[Collected data entries]

*** Begin section ***

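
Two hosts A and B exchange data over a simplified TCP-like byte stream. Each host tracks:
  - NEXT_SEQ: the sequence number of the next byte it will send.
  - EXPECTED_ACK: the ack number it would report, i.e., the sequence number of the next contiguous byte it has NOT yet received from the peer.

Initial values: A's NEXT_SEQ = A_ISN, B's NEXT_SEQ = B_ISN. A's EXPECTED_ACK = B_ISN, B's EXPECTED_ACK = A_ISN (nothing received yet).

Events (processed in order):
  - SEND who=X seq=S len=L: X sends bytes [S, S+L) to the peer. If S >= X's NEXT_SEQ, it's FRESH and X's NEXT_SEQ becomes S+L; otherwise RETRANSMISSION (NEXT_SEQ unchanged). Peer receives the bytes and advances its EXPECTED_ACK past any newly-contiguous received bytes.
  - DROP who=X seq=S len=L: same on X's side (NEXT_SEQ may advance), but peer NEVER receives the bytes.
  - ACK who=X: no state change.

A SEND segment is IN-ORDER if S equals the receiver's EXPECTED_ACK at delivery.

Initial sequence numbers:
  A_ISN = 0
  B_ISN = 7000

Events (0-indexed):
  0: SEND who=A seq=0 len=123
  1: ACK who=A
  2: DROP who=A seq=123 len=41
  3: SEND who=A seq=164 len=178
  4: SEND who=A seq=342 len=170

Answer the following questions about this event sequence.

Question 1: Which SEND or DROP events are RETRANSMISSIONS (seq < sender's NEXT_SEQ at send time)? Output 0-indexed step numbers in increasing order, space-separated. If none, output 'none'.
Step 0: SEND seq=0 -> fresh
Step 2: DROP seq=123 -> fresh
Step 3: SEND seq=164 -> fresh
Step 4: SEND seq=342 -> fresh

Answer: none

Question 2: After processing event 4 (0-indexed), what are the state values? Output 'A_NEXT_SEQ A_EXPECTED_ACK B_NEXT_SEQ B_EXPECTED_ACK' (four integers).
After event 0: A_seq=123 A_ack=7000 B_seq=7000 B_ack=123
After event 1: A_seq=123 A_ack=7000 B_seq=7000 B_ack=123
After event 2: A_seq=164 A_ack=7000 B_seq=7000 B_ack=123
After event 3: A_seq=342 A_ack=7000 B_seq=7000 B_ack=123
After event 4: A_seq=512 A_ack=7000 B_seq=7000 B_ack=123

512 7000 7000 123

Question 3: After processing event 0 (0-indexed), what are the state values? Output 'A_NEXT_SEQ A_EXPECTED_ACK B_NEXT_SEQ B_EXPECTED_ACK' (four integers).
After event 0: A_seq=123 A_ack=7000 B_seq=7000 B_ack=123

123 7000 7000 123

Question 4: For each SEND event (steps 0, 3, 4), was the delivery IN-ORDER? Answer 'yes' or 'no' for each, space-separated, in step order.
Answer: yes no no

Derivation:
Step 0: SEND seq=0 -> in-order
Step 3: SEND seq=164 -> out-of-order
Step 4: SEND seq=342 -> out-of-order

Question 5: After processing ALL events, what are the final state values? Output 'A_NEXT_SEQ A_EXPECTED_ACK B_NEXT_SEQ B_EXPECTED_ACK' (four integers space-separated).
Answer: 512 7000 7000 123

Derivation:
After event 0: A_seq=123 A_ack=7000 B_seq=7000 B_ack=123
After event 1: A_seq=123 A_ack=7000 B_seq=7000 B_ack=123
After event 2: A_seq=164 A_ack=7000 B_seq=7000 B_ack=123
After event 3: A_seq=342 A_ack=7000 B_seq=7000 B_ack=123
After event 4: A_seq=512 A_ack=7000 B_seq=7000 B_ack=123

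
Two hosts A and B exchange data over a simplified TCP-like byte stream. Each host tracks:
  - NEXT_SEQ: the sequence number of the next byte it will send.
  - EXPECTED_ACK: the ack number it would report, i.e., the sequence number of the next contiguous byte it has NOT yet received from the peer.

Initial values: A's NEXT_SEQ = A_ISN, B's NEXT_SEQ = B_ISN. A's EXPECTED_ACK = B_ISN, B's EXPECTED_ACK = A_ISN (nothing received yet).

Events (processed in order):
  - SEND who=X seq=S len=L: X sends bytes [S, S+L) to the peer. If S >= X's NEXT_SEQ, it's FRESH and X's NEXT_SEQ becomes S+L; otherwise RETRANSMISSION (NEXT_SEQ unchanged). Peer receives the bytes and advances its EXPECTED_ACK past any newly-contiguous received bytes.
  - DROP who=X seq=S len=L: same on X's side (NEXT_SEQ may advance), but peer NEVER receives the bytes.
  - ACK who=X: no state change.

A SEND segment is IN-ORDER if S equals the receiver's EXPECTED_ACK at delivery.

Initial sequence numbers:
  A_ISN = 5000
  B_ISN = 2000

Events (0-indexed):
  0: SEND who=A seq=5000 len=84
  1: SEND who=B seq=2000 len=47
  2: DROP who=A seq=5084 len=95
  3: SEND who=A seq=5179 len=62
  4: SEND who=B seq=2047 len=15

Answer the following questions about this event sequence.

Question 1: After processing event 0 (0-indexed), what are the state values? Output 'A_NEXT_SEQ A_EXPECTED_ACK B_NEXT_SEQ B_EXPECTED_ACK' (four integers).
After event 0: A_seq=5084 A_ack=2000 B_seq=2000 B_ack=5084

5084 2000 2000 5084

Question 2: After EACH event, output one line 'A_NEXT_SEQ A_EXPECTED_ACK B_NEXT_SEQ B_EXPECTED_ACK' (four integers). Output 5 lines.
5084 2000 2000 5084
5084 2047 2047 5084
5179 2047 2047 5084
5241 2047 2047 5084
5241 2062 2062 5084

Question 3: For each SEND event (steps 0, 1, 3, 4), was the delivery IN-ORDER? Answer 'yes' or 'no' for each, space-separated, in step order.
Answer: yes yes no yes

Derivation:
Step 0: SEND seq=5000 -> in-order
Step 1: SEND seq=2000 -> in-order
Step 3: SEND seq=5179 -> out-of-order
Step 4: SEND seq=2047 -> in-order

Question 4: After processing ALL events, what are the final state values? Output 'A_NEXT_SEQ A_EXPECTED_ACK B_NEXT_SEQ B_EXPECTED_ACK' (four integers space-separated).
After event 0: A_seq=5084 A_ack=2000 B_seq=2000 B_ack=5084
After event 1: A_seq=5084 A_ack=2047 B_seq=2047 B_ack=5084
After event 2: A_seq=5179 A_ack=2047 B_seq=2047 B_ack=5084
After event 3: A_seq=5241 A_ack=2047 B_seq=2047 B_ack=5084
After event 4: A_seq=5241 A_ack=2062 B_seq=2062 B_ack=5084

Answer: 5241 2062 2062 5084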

*** End section ***

Exercise aim -
Please transcribe every entry above exactly as it appears.

Expected answer -
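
Two hosts A and B exchange data over a simplified TCP-like byte stream. Each host tracks:
  - NEXT_SEQ: the sequence number of the next byte it will send.
  - EXPECTED_ACK: the ack number it would report, i.e., the sequence number of the next contiguous byte it has NOT yet received from the peer.

Initial values: A's NEXT_SEQ = A_ISN, B's NEXT_SEQ = B_ISN. A's EXPECTED_ACK = B_ISN, B's EXPECTED_ACK = A_ISN (nothing received yet).

Events (processed in order):
  - SEND who=X seq=S len=L: X sends bytes [S, S+L) to the peer. If S >= X's NEXT_SEQ, it's FRESH and X's NEXT_SEQ becomes S+L; otherwise RETRANSMISSION (NEXT_SEQ unchanged). Peer receives the bytes and advances its EXPECTED_ACK past any newly-contiguous received bytes.
  - DROP who=X seq=S len=L: same on X's side (NEXT_SEQ may advance), but peer NEVER receives the bytes.
  - ACK who=X: no state change.

A SEND segment is IN-ORDER if S equals the receiver's EXPECTED_ACK at delivery.

Initial sequence numbers:
  A_ISN = 0
  B_ISN = 7000

Events (0-indexed):
  0: SEND who=A seq=0 len=123
  1: ACK who=A
  2: DROP who=A seq=123 len=41
  3: SEND who=A seq=164 len=178
  4: SEND who=A seq=342 len=170

Answer the following questions about this event sequence.

Question 1: Which SEND or DROP events are RETRANSMISSIONS (seq < sender's NEXT_SEQ at send time)? Output 0-indexed step numbers in increasing order, space-separated. If none, output 'none'.
Step 0: SEND seq=0 -> fresh
Step 2: DROP seq=123 -> fresh
Step 3: SEND seq=164 -> fresh
Step 4: SEND seq=342 -> fresh

Answer: none

Question 2: After processing event 4 (0-indexed), what are the state values? Output 'A_NEXT_SEQ A_EXPECTED_ACK B_NEXT_SEQ B_EXPECTED_ACK' (four integers).
After event 0: A_seq=123 A_ack=7000 B_seq=7000 B_ack=123
After event 1: A_seq=123 A_ack=7000 B_seq=7000 B_ack=123
After event 2: A_seq=164 A_ack=7000 B_seq=7000 B_ack=123
After event 3: A_seq=342 A_ack=7000 B_seq=7000 B_ack=123
After event 4: A_seq=512 A_ack=7000 B_seq=7000 B_ack=123

512 7000 7000 123

Question 3: After processing event 0 (0-indexed), what are the state values? Output 'A_NEXT_SEQ A_EXPECTED_ACK B_NEXT_SEQ B_EXPECTED_ACK' (four integers).
After event 0: A_seq=123 A_ack=7000 B_seq=7000 B_ack=123

123 7000 7000 123

Question 4: For each SEND event (steps 0, 3, 4), was the delivery IN-ORDER? Answer 'yes' or 'no' for each, space-separated, in step order.
Answer: yes no no

Derivation:
Step 0: SEND seq=0 -> in-order
Step 3: SEND seq=164 -> out-of-order
Step 4: SEND seq=342 -> out-of-order

Question 5: After processing ALL events, what are the final state values? Output 'A_NEXT_SEQ A_EXPECTED_ACK B_NEXT_SEQ B_EXPECTED_ACK' (four integers space-separated).
Answer: 512 7000 7000 123

Derivation:
After event 0: A_seq=123 A_ack=7000 B_seq=7000 B_ack=123
After event 1: A_seq=123 A_ack=7000 B_seq=7000 B_ack=123
After event 2: A_seq=164 A_ack=7000 B_seq=7000 B_ack=123
After event 3: A_seq=342 A_ack=7000 B_seq=7000 B_ack=123
After event 4: A_seq=512 A_ack=7000 B_seq=7000 B_ack=123

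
Two hosts A and B exchange data over a simplified TCP-like byte stream. Each host tracks:
  - NEXT_SEQ: the sequence number of the next byte it will send.
  - EXPECTED_ACK: the ack number it would report, i.e., the sequence number of the next contiguous byte it has NOT yet received from the peer.

Initial values: A's NEXT_SEQ = A_ISN, B's NEXT_SEQ = B_ISN. A's EXPECTED_ACK = B_ISN, B's EXPECTED_ACK = A_ISN (nothing received yet).

Events (processed in order):
  - SEND who=X seq=S len=L: X sends bytes [S, S+L) to the peer. If S >= X's NEXT_SEQ, it's FRESH and X's NEXT_SEQ becomes S+L; otherwise RETRANSMISSION (NEXT_SEQ unchanged). Peer receives the bytes and advances its EXPECTED_ACK past any newly-contiguous received bytes.
  - DROP who=X seq=S len=L: same on X's side (NEXT_SEQ may advance), but peer NEVER receives the bytes.
  - ACK who=X: no state change.

A SEND segment is IN-ORDER if S equals the receiver's EXPECTED_ACK at delivery.

Initial sequence numbers:
  A_ISN = 5000
  B_ISN = 2000

Events (0-indexed):
  0: SEND who=A seq=5000 len=84
  1: SEND who=B seq=2000 len=47
  2: DROP who=A seq=5084 len=95
  3: SEND who=A seq=5179 len=62
  4: SEND who=B seq=2047 len=15

Answer the following questions about this event sequence.

Question 1: After processing event 0 (0-indexed), what are the state values? Output 'A_NEXT_SEQ A_EXPECTED_ACK B_NEXT_SEQ B_EXPECTED_ACK' (four integers).
After event 0: A_seq=5084 A_ack=2000 B_seq=2000 B_ack=5084

5084 2000 2000 5084

Question 2: After EACH event, output one line 'A_NEXT_SEQ A_EXPECTED_ACK B_NEXT_SEQ B_EXPECTED_ACK' (four integers). Output 5 lines.
5084 2000 2000 5084
5084 2047 2047 5084
5179 2047 2047 5084
5241 2047 2047 5084
5241 2062 2062 5084

Question 3: For each SEND event (steps 0, 1, 3, 4), was the delivery IN-ORDER? Answer 'yes' or 'no' for each, space-separated, in step order.
Answer: yes yes no yes

Derivation:
Step 0: SEND seq=5000 -> in-order
Step 1: SEND seq=2000 -> in-order
Step 3: SEND seq=5179 -> out-of-order
Step 4: SEND seq=2047 -> in-order

Question 4: After processing ALL events, what are the final state values? Output 'A_NEXT_SEQ A_EXPECTED_ACK B_NEXT_SEQ B_EXPECTED_ACK' (four integers space-separated).
After event 0: A_seq=5084 A_ack=2000 B_seq=2000 B_ack=5084
After event 1: A_seq=5084 A_ack=2047 B_seq=2047 B_ack=5084
After event 2: A_seq=5179 A_ack=2047 B_seq=2047 B_ack=5084
After event 3: A_seq=5241 A_ack=2047 B_seq=2047 B_ack=5084
After event 4: A_seq=5241 A_ack=2062 B_seq=2062 B_ack=5084

Answer: 5241 2062 2062 5084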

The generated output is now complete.